- _GIVEN INFORMATION_
=== Begin Enclosure ===

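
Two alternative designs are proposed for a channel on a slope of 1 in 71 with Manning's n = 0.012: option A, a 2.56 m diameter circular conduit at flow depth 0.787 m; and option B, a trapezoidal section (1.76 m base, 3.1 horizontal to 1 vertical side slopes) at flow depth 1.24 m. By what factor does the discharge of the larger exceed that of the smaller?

7.02

Channel A: For a circular section of diameter D = 2.56 m at depth y = 0.787 m, the central angle is θ = 2 arccos(1 − 2y/D) = 2.351 rad. Then A = (D²/8)(θ − sin θ) = 1.343 m² and P = Dθ/2 = 3.009 m. Hydraulic radius R = A/P = 1.343/3.009 = 0.4465 m. Q_A = (1/0.012)·1.343·0.4465^(2/3)·√0.01408 = 7.761 m³/s.
Channel B: With bottom width b = 1.76 m and side slope z = 3.1: A = (b + zy)y = (1.76 + 3.1×1.24)×1.24 = 6.949 m²; P = b + 2y√(1+z²) = 1.76 + 2×1.24×3.257 = 9.838 m. Hydraulic radius R = A/P = 6.949/9.838 = 0.7063 m. Q_B = (1/0.012)·6.949·0.7063^(2/3)·√0.01408 = 54.51 m³/s.
The larger discharge is 54.51 m³/s and the smaller is 7.761 m³/s; the ratio is 7.02.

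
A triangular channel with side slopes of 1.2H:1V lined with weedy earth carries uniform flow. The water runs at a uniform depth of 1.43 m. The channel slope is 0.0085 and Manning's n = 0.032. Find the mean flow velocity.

V = 1.93 m/s

For a triangular section with side slope z = 1.2: A = zy² = 1.2×1.43² = 2.454 m²; P = 2y√(1+z²) = 2×1.43×1.562 = 4.467 m.
Hydraulic radius R = A/P = 2.454/4.467 = 0.5493 m.
From Manning's equation, V = (1/n) R^(2/3) S^(1/2) = (1/0.032) × 0.5493^(2/3) × 0.0085^(1/2) = 1.93 m/s.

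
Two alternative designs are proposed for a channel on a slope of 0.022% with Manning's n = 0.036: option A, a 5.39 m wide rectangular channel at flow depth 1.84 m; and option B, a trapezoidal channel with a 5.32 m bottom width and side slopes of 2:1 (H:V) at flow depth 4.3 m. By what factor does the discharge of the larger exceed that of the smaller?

10.3

Channel A: Flow area A = b·y = 5.39 × 1.84 = 9.918 m². Wetted perimeter P = b + 2y = 5.39 + 2×1.84 = 9.07 m. Hydraulic radius R = A/P = 9.918/9.07 = 1.093 m. Q_A = (1/0.036)·9.918·1.093^(2/3)·√0.00022 = 4.337 m³/s.
Channel B: With bottom width b = 5.32 m and side slope z = 2: A = (b + zy)y = (5.32 + 2×4.3)×4.3 = 59.86 m²; P = b + 2y√(1+z²) = 5.32 + 2×4.3×2.236 = 24.55 m. Hydraulic radius R = A/P = 59.86/24.55 = 2.438 m. Q_B = (1/0.036)·59.86·2.438^(2/3)·√0.00022 = 44.67 m³/s.
The larger discharge is 44.67 m³/s and the smaller is 4.337 m³/s; the ratio is 10.3.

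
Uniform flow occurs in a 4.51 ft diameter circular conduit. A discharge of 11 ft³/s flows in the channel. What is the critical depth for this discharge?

At critical depth, Q² T / (g A³) = 1, i.e. A³/T = Q²/g = 11²/32.2 = 3.758.
Trying y = 0.655 ft: A³/T = 0.9275 — low.
Trying y = 1.15 ft: A³/T = 8.424 — high.
Trying y = 0.935 ft: A³/T = 3.754 — close enough.

y_c = 0.935 ft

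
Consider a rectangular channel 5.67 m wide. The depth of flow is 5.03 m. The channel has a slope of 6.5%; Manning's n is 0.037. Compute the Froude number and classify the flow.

supercritical

Flow area A = b·y = 5.67 × 5.03 = 28.52 m². Wetted perimeter P = b + 2y = 5.67 + 2×5.03 = 15.73 m.
Hydraulic radius R = A/P = 28.52/15.73 = 1.813 m.
V = (1/n) R^(2/3) √S = (1/0.037) × 1.813^(2/3) × √0.065 = 10.25 m/s. Hydraulic depth D_h = A/T = 28.52/5.67 = 5.03 m.
Froude number Fr = V/√(g·D_h) = 10.25/√(9.81×5.03) = 1.46, which is greater than 1, so the flow is supercritical.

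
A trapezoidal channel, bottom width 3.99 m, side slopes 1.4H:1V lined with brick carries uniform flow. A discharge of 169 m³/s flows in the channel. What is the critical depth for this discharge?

At critical depth, Q² T / (g A³) = 1, i.e. A³/T = Q²/g = 169²/9.81 = 2911.
Try y = 3.22 m: A³/T = 1575 — short.
Try y = 4.16 m: A³/T = 4351 — over.
Try y = 3.76 m: A³/T = 2902 — ≈ 2911.

y_c = 3.76 m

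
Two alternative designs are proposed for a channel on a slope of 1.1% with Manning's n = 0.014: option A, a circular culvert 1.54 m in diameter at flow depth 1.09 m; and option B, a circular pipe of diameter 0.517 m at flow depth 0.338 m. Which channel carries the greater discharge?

Channel A: For a circular section of diameter D = 1.54 m at depth y = 1.09 m, the central angle is θ = 2 arccos(1 − 2y/D) = 3.999 rad. Then A = (D²/8)(θ − sin θ) = 1.41 m² and P = Dθ/2 = 3.079 m. Hydraulic radius R = A/P = 1.41/3.079 = 0.4578 m. Q_A = (1/0.014)·1.41·0.4578^(2/3)·√0.011 = 6.272 m³/s.
Channel B: For a circular section of diameter D = 0.517 m at depth y = 0.338 m, the central angle is θ = 2 arccos(1 − 2y/D) = 3.767 rad. Then A = (D²/8)(θ − sin θ) = 0.1454 m² and P = Dθ/2 = 0.9737 m. Hydraulic radius R = A/P = 0.1454/0.9737 = 0.1493 m. Q_B = (1/0.014)·0.1454·0.1493^(2/3)·√0.011 = 0.3066 m³/s.
Q_A = 6.272 m³/s vs Q_B = 0.3066 m³/s, so channel A carries more.

channel A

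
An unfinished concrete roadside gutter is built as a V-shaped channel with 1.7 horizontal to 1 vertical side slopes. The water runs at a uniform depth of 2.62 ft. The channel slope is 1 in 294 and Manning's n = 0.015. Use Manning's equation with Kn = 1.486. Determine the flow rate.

For a triangular section with side slope z = 1.7: A = zy² = 1.7×2.62² = 11.67 ft²; P = 2y√(1+z²) = 2×2.62×1.972 = 10.33 ft.
Hydraulic radius R = A/P = 11.67/10.33 = 1.129 ft.
Manning's equation: Q = (1.486/n) A R^(2/3) S^(1/2) = (1.486/0.015) × 11.67 × 1.129^(2/3) × 0.003401^(1/2) = 73.1 ft³/s.

Q = 73.1 ft³/s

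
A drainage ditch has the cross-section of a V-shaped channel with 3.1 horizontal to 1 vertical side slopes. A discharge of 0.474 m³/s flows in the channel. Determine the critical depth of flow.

At critical depth, Q² T / (g A³) = 1, i.e. A³/T = Q²/g = 0.474²/9.81 = 0.0229.
Trying y = 0.39 m: A³/T = 0.04335 — over.
Trying y = 0.284 m: A³/T = 0.008877 — short.
Trying y = 0.343 m: A³/T = 0.02281 — ≈ 0.0229.

y_c = 0.343 m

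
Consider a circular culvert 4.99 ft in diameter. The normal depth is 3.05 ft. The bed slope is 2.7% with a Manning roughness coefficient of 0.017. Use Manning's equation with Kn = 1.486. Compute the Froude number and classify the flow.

supercritical

For a circular section of diameter D = 4.99 ft at depth y = 3.05 ft, the central angle is θ = 2 arccos(1 − 2y/D) = 3.59 rad. Then A = (D²/8)(θ − sin θ) = 12.52 ft² and P = Dθ/2 = 8.958 ft.
Hydraulic radius R = A/P = 12.52/8.958 = 1.398 ft.
V = (1.486/n) R^(2/3) √S = (1.486/0.017) × 1.398^(2/3) × √0.027 = 17.96 ft/s. Hydraulic depth D_h = A/T = 12.52/4.865 = 2.574 ft.
Froude number Fr = V/√(g·D_h) = 17.96/√(32.2×2.574) = 1.97, which is greater than 1, so the flow is supercritical.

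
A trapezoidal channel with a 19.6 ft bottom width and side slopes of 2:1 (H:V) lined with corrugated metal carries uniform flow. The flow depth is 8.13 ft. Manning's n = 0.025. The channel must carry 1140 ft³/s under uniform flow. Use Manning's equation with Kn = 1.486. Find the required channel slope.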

=== End Enclosure ===

- _WHAT YOU WILL DO_
The task here is to output the line with "A drainage ditch" and all lines after it to the end of the records above, exactly and only those.

- _SOLUTION_
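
A drainage ditch has the cross-section of a V-shaped channel with 3.1 horizontal to 1 vertical side slopes. A discharge of 0.474 m³/s flows in the channel. Determine the critical depth of flow.

At critical depth, Q² T / (g A³) = 1, i.e. A³/T = Q²/g = 0.474²/9.81 = 0.0229.
Trying y = 0.39 m: A³/T = 0.04335 — over.
Trying y = 0.284 m: A³/T = 0.008877 — short.
Trying y = 0.343 m: A³/T = 0.02281 — ≈ 0.0229.

y_c = 0.343 m

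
Consider a circular culvert 4.99 ft in diameter. The normal depth is 3.05 ft. The bed slope is 2.7% with a Manning roughness coefficient of 0.017. Use Manning's equation with Kn = 1.486. Compute the Froude number and classify the flow.

supercritical

For a circular section of diameter D = 4.99 ft at depth y = 3.05 ft, the central angle is θ = 2 arccos(1 − 2y/D) = 3.59 rad. Then A = (D²/8)(θ − sin θ) = 12.52 ft² and P = Dθ/2 = 8.958 ft.
Hydraulic radius R = A/P = 12.52/8.958 = 1.398 ft.
V = (1.486/n) R^(2/3) √S = (1.486/0.017) × 1.398^(2/3) × √0.027 = 17.96 ft/s. Hydraulic depth D_h = A/T = 12.52/4.865 = 2.574 ft.
Froude number Fr = V/√(g·D_h) = 17.96/√(32.2×2.574) = 1.97, which is greater than 1, so the flow is supercritical.

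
A trapezoidal channel with a 19.6 ft bottom width and side slopes of 2:1 (H:V) lined with corrugated metal carries uniform flow. The flow depth is 8.13 ft. Manning's n = 0.025. The channel must carry 1140 ft³/s under uniform flow. Use Manning's equation with Kn = 1.486. Find the required channel slope.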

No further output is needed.